Exercise brief: In the entries below, the lines from the one with "Graph G1 (n=5): edges" through the one with "Graph G2 (n=5): edges" are to be copied exactly; both ends count.
BEGIN Dataset records
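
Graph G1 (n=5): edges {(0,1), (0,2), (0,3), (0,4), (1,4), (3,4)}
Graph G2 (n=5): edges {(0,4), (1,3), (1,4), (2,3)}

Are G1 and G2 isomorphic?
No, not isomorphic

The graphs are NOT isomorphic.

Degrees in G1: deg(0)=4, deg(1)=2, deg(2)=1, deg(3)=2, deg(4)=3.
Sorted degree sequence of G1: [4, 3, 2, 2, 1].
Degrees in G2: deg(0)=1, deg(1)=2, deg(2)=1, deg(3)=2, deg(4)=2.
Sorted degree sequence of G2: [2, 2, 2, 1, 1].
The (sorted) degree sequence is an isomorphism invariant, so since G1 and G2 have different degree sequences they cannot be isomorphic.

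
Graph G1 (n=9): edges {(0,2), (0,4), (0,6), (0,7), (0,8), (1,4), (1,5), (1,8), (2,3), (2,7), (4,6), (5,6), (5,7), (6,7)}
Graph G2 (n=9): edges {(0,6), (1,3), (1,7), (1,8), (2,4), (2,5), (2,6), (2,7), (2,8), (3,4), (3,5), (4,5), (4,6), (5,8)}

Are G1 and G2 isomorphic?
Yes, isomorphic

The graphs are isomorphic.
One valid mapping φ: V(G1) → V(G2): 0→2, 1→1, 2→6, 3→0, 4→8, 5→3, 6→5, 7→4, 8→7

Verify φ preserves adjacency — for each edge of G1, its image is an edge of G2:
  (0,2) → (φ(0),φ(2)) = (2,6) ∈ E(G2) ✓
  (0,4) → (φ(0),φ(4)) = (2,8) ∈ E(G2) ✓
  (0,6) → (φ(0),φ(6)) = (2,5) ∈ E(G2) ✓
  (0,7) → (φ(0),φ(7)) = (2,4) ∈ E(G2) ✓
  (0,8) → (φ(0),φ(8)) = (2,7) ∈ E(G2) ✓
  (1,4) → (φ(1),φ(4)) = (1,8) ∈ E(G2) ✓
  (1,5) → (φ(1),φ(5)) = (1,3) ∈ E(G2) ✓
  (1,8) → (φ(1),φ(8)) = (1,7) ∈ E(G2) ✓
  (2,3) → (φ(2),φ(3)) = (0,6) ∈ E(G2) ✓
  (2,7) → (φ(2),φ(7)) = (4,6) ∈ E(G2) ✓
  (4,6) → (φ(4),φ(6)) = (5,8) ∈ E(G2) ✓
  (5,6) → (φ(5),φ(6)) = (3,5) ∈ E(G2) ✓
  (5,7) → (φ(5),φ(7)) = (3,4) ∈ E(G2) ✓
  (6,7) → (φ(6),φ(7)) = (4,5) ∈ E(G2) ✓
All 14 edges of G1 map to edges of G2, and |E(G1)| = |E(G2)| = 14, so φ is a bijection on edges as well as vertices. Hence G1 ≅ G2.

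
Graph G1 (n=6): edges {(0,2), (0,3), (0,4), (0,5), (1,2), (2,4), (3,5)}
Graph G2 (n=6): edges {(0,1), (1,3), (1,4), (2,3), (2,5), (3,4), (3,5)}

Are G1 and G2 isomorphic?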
END Dataset records
BEGIN Dataset records
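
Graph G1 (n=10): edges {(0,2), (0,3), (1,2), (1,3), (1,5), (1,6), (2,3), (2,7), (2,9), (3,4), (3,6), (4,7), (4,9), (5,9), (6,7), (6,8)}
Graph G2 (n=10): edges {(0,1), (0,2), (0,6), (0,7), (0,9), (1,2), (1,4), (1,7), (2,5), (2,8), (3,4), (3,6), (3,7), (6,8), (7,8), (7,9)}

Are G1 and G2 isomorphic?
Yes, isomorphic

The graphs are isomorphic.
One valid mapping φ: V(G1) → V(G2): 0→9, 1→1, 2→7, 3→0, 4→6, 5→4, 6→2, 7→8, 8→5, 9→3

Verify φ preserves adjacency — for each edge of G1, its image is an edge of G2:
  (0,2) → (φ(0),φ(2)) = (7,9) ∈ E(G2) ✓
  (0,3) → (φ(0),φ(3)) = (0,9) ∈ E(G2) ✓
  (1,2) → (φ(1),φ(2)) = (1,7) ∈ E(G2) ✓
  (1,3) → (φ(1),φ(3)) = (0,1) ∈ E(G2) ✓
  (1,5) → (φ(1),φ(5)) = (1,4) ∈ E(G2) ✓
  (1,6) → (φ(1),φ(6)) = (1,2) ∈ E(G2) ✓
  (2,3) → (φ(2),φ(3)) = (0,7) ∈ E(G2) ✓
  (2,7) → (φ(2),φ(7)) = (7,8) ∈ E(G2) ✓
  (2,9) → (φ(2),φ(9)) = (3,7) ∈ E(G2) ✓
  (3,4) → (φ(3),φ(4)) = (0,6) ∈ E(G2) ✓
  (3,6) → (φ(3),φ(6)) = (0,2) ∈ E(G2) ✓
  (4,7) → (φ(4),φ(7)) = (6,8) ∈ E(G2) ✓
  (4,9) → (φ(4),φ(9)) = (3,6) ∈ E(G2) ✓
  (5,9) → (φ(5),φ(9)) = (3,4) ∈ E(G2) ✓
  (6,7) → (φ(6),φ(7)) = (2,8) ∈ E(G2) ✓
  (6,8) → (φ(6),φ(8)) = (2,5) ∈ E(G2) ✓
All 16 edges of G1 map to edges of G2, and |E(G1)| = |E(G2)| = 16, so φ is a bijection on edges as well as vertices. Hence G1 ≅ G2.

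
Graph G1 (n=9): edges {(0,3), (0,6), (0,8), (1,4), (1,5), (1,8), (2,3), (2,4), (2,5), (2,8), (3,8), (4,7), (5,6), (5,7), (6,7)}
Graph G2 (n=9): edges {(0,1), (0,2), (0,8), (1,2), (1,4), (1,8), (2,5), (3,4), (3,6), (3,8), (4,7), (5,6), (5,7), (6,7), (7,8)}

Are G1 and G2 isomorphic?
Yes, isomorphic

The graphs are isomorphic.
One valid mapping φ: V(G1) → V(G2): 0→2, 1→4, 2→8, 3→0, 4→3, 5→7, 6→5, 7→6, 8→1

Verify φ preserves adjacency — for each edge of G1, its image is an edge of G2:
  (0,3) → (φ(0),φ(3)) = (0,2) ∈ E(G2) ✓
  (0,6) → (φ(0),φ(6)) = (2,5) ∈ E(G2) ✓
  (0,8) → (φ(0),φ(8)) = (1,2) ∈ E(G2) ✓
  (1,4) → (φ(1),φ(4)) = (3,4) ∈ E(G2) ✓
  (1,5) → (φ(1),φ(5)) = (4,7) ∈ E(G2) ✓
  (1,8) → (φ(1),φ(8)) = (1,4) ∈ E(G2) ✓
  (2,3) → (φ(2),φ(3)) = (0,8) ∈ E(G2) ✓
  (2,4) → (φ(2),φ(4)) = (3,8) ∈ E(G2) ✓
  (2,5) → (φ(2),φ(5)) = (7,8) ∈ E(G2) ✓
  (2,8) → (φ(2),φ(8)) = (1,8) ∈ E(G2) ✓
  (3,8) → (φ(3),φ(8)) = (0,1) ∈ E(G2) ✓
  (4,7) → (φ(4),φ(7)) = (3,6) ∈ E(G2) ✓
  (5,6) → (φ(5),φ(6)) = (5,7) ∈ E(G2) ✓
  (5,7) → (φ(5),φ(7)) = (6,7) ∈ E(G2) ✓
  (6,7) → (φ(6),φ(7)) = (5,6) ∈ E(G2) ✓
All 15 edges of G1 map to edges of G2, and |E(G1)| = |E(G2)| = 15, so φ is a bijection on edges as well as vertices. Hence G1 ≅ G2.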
END Dataset records
Problem solution:
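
Graph G1 (n=5): edges {(0,1), (0,2), (0,3), (0,4), (1,4), (3,4)}
Graph G2 (n=5): edges {(0,4), (1,3), (1,4), (2,3)}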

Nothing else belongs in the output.